** Your objective **
Output every record below exactly.

[Stored dataset items]
__________________________________________________

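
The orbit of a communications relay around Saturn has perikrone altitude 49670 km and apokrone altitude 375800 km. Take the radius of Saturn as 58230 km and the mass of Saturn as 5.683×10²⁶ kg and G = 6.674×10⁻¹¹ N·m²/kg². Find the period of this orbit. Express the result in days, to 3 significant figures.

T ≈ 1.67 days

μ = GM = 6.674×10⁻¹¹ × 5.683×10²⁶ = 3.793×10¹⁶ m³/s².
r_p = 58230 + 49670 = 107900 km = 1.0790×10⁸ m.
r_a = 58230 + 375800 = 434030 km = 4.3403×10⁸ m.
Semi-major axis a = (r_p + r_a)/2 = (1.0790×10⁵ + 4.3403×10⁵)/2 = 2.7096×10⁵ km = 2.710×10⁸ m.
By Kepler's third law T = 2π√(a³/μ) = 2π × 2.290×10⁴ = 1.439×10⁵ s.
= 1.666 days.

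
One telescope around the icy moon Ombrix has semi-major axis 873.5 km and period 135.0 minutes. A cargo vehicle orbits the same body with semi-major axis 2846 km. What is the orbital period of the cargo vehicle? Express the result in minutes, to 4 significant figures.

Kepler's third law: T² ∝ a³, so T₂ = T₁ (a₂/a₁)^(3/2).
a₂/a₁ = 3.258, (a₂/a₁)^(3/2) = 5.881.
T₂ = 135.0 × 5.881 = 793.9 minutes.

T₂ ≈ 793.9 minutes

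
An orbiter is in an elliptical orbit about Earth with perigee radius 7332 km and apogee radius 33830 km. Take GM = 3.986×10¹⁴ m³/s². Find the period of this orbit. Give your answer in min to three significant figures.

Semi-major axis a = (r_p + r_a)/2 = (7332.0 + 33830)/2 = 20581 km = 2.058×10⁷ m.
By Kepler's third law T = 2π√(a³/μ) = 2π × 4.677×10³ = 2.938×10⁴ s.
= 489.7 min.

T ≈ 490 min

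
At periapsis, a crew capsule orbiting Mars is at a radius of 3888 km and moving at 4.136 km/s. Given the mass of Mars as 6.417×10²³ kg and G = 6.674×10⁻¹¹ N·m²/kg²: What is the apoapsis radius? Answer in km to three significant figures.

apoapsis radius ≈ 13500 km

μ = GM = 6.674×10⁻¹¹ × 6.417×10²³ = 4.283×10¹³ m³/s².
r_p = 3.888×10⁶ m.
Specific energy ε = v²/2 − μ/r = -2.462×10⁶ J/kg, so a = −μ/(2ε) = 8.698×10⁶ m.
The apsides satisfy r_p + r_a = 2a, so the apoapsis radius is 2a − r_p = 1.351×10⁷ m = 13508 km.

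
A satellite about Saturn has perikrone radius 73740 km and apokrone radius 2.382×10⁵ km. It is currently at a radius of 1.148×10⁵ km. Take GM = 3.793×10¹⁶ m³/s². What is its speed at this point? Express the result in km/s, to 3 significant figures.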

__________________________________________________

** Output of the task **
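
The orbit of a communications relay around Saturn has perikrone altitude 49670 km and apokrone altitude 375800 km. Take the radius of Saturn as 58230 km and the mass of Saturn as 5.683×10²⁶ kg and G = 6.674×10⁻¹¹ N·m²/kg². Find the period of this orbit. Express the result in days, to 3 significant figures.

T ≈ 1.67 days

μ = GM = 6.674×10⁻¹¹ × 5.683×10²⁶ = 3.793×10¹⁶ m³/s².
r_p = 58230 + 49670 = 107900 km = 1.0790×10⁸ m.
r_a = 58230 + 375800 = 434030 km = 4.3403×10⁸ m.
Semi-major axis a = (r_p + r_a)/2 = (1.0790×10⁵ + 4.3403×10⁵)/2 = 2.7096×10⁵ km = 2.710×10⁸ m.
By Kepler's third law T = 2π√(a³/μ) = 2π × 2.290×10⁴ = 1.439×10⁵ s.
= 1.666 days.

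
One telescope around the icy moon Ombrix has semi-major axis 873.5 km and period 135.0 minutes. A cargo vehicle orbits the same body with semi-major axis 2846 km. What is the orbital period of the cargo vehicle? Express the result in minutes, to 4 significant figures.

Kepler's third law: T² ∝ a³, so T₂ = T₁ (a₂/a₁)^(3/2).
a₂/a₁ = 3.258, (a₂/a₁)^(3/2) = 5.881.
T₂ = 135.0 × 5.881 = 793.9 minutes.

T₂ ≈ 793.9 minutes

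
An orbiter is in an elliptical orbit about Earth with perigee radius 7332 km and apogee radius 33830 km. Take GM = 3.986×10¹⁴ m³/s². Find the period of this orbit. Give your answer in min to three significant figures.

Semi-major axis a = (r_p + r_a)/2 = (7332.0 + 33830)/2 = 20581 km = 2.058×10⁷ m.
By Kepler's third law T = 2π√(a³/μ) = 2π × 4.677×10³ = 2.938×10⁴ s.
= 489.7 min.

T ≈ 490 min

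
At periapsis, a crew capsule orbiting Mars is at a radius of 3888 km and moving at 4.136 km/s. Given the mass of Mars as 6.417×10²³ kg and G = 6.674×10⁻¹¹ N·m²/kg²: What is the apoapsis radius? Answer in km to three significant figures.

apoapsis radius ≈ 13500 km

μ = GM = 6.674×10⁻¹¹ × 6.417×10²³ = 4.283×10¹³ m³/s².
r_p = 3.888×10⁶ m.
Specific energy ε = v²/2 − μ/r = -2.462×10⁶ J/kg, so a = −μ/(2ε) = 8.698×10⁶ m.
The apsides satisfy r_p + r_a = 2a, so the apoapsis radius is 2a − r_p = 1.351×10⁷ m = 13508 km.

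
A satellite about Saturn has perikrone radius 73740 km and apokrone radius 2.382×10⁵ km. It is currently at a radius of 1.148×10⁵ km. Take GM = 3.793×10¹⁶ m³/s². What is its speed at this point? Express the result in km/s, to 3 significant figures.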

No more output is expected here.